• _Work request_: Would you output the entries below only from the line containing "Weighted mean: values" through the line containing "Find the population", exactly as they stand and with both ends included?

(Items from a dataset)

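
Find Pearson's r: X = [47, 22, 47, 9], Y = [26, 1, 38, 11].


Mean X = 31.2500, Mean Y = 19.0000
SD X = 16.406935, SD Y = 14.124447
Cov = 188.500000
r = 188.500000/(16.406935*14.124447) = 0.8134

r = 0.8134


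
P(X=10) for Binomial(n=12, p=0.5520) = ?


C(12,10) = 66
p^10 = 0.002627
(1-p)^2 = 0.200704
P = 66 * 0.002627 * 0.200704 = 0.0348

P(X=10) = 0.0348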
==
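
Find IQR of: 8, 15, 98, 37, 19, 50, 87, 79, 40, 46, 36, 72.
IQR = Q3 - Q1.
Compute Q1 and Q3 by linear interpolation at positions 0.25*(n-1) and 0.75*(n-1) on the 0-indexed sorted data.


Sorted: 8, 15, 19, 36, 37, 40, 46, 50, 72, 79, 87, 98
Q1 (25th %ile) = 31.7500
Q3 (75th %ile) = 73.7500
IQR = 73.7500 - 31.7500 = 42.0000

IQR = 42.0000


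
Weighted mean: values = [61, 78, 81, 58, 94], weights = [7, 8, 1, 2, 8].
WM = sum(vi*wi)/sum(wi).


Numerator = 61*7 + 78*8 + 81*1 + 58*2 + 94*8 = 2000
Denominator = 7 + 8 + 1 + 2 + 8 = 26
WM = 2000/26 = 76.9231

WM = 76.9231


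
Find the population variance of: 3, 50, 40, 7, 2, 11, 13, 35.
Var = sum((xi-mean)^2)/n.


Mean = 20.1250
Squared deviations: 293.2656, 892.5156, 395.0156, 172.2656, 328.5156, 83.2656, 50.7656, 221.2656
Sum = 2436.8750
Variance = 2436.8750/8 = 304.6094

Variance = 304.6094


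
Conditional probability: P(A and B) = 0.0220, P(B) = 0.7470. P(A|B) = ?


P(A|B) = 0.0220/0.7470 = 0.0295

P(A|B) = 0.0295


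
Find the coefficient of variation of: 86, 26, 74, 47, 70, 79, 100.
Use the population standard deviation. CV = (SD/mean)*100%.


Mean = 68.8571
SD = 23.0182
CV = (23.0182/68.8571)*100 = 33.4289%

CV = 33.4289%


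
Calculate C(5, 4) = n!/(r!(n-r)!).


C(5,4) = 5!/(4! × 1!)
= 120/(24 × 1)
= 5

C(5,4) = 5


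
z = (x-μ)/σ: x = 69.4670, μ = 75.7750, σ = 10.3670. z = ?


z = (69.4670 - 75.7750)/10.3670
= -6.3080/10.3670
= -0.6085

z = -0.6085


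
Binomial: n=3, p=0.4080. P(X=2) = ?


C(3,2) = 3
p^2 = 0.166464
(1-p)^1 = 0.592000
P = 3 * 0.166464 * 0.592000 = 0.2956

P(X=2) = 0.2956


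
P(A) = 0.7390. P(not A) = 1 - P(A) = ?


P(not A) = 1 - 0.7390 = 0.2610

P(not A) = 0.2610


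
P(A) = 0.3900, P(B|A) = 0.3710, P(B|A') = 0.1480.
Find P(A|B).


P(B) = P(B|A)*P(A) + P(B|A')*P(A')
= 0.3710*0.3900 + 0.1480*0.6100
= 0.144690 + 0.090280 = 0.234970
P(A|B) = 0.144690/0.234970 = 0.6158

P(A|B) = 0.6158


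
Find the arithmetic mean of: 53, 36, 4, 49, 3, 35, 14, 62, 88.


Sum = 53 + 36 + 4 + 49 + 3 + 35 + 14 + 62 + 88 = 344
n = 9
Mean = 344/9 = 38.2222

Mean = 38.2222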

• _Solution for this exercise_:
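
Weighted mean: values = [61, 78, 81, 58, 94], weights = [7, 8, 1, 2, 8].
WM = sum(vi*wi)/sum(wi).


Numerator = 61*7 + 78*8 + 81*1 + 58*2 + 94*8 = 2000
Denominator = 7 + 8 + 1 + 2 + 8 = 26
WM = 2000/26 = 76.9231

WM = 76.9231


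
Find the population variance of: 3, 50, 40, 7, 2, 11, 13, 35.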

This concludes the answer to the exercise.